What you should do:
Go through the material below and copy each line exactly.

--- START ---

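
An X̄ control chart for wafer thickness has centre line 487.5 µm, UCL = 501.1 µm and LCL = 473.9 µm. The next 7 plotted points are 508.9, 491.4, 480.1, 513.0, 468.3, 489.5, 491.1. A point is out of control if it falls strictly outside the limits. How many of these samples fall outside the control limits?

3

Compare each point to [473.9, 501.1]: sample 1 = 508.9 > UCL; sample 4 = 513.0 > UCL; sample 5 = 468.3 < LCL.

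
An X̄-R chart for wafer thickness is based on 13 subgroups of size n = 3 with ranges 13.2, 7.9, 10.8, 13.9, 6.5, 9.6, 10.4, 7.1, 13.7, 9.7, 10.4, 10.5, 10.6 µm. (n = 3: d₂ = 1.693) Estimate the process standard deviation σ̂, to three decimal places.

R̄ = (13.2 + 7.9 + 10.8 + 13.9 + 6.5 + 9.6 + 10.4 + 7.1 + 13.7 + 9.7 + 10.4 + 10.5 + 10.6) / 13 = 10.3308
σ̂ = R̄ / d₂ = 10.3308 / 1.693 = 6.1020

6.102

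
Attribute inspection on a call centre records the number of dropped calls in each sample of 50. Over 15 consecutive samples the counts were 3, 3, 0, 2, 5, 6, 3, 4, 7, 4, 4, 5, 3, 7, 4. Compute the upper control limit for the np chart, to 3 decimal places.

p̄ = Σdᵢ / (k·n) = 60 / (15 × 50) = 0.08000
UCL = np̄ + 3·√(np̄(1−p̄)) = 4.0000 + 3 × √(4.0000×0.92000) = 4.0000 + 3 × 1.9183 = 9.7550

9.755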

--- END ---

Response to the exercise:
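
An X̄ control chart for wafer thickness has centre line 487.5 µm, UCL = 501.1 µm and LCL = 473.9 µm. The next 7 plotted points are 508.9, 491.4, 480.1, 513.0, 468.3, 489.5, 491.1. A point is out of control if it falls strictly outside the limits. How many of these samples fall outside the control limits?

3

Compare each point to [473.9, 501.1]: sample 1 = 508.9 > UCL; sample 4 = 513.0 > UCL; sample 5 = 468.3 < LCL.

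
An X̄-R chart for wafer thickness is based on 13 subgroups of size n = 3 with ranges 13.2, 7.9, 10.8, 13.9, 6.5, 9.6, 10.4, 7.1, 13.7, 9.7, 10.4, 10.5, 10.6 µm. (n = 3: d₂ = 1.693) Estimate the process standard deviation σ̂, to three decimal places.

R̄ = (13.2 + 7.9 + 10.8 + 13.9 + 6.5 + 9.6 + 10.4 + 7.1 + 13.7 + 9.7 + 10.4 + 10.5 + 10.6) / 13 = 10.3308
σ̂ = R̄ / d₂ = 10.3308 / 1.693 = 6.1020

6.102

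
Attribute inspection on a call centre records the number of dropped calls in each sample of 50. Over 15 consecutive samples the counts were 3, 3, 0, 2, 5, 6, 3, 4, 7, 4, 4, 5, 3, 7, 4. Compute the upper control limit for the np chart, to 3 decimal places.

p̄ = Σdᵢ / (k·n) = 60 / (15 × 50) = 0.08000
UCL = np̄ + 3·√(np̄(1−p̄)) = 4.0000 + 3 × √(4.0000×0.92000) = 4.0000 + 3 × 1.9183 = 9.7550

9.755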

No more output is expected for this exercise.